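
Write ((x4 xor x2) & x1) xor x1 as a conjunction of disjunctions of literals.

((x4 xor x2) & x1) xor x1
≡ (((x4 xor x2) & x1) | x1) & ~((x4 xor x2) & x1 & x1)   — expand xor
≡ (((x4 | x2) & ~(x4 & x2) & x1) | x1) & ~((x4 xor x2) & x1 & x1)   — expand xor
≡ (((x4 | x2) & ~(x4 & x2) & x1) | x1) & ~((x4 | x2) & ~(x4 & x2) & x1 & x1)   — expand xor
≡ (((x4 | x2) & (~x4 | ~x2) & x1) | x1) & ~((x4 | x2) & ~(x4 & x2) & x1 & x1)   — De Morgan
≡ (((x4 | x2) & (~x4 | ~x2) & x1) | x1) & (~(x4 | x2) | ~~(x4 & x2) | ~x1 | ~x1)   — De Morgan
≡ (((x4 | x2) & (~x4 | ~x2) & x1) | x1) & ((~x4 & ~x2) | ~~(x4 & x2) | ~x1 | ~x1)   — De Morgan
≡ (((x4 | x2) & (~x4 | ~x2) & x1) | x1) & ((~x4 & ~x2) | (x4 & x2) | ~x1 | ~x1)   — double negation
≡ (x4 | x2 | x1) & (~x4 | ~x2 | x1) & (x1 | x1) & (~x4 | x4 | ~x1 | ~x1) & (~x4 | x2 | ~x1 | ~x1) & (~x2 | x4 | ~x1 | ~x1) & (~x2 | x2 | ~x1 | ~x1)   — distribute | over &
≡ x1 & (~x4 | x2 | ~x1) & (~x2 | x4 | ~x1)   — simplify

x1 & (~x4 | x2 | ~x1) & (~x2 | x4 | ~x1)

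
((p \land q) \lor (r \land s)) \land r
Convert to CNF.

((p \land q) \lor (r \land s)) \land r
≡ (p \lor r) \land (p \lor s) \land (q \lor r) \land (q \lor s) \land r   — distribute \lor over \land
≡ (p \lor s) \land (q \lor s) \land r   — simplify

(p \lor s) \land (q \lor s) \land r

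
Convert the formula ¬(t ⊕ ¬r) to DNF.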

### What this task involves
Each entry must be reproduced verbatim.

### Response box
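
Write ((x4 xor x2) & x1) xor x1 as a conjunction of disjunctions of literals.

((x4 xor x2) & x1) xor x1
≡ (((x4 xor x2) & x1) | x1) & ~((x4 xor x2) & x1 & x1)   — expand xor
≡ (((x4 | x2) & ~(x4 & x2) & x1) | x1) & ~((x4 xor x2) & x1 & x1)   — expand xor
≡ (((x4 | x2) & ~(x4 & x2) & x1) | x1) & ~((x4 | x2) & ~(x4 & x2) & x1 & x1)   — expand xor
≡ (((x4 | x2) & (~x4 | ~x2) & x1) | x1) & ~((x4 | x2) & ~(x4 & x2) & x1 & x1)   — De Morgan
≡ (((x4 | x2) & (~x4 | ~x2) & x1) | x1) & (~(x4 | x2) | ~~(x4 & x2) | ~x1 | ~x1)   — De Morgan
≡ (((x4 | x2) & (~x4 | ~x2) & x1) | x1) & ((~x4 & ~x2) | ~~(x4 & x2) | ~x1 | ~x1)   — De Morgan
≡ (((x4 | x2) & (~x4 | ~x2) & x1) | x1) & ((~x4 & ~x2) | (x4 & x2) | ~x1 | ~x1)   — double negation
≡ (x4 | x2 | x1) & (~x4 | ~x2 | x1) & (x1 | x1) & (~x4 | x4 | ~x1 | ~x1) & (~x4 | x2 | ~x1 | ~x1) & (~x2 | x4 | ~x1 | ~x1) & (~x2 | x2 | ~x1 | ~x1)   — distribute | over &
≡ x1 & (~x4 | x2 | ~x1) & (~x2 | x4 | ~x1)   — simplify

x1 & (~x4 | x2 | ~x1) & (~x2 | x4 | ~x1)

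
((p \land q) \lor (r \land s)) \land r
Convert to CNF.

((p \land q) \lor (r \land s)) \land r
≡ (p \lor r) \land (p \lor s) \land (q \lor r) \land (q \lor s) \land r   — distribute \lor over \land
≡ (p \lor s) \land (q \lor s) \land r   — simplify

(p \lor s) \land (q \lor s) \land r

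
Convert the formula ¬(t ⊕ ¬r) to DNF.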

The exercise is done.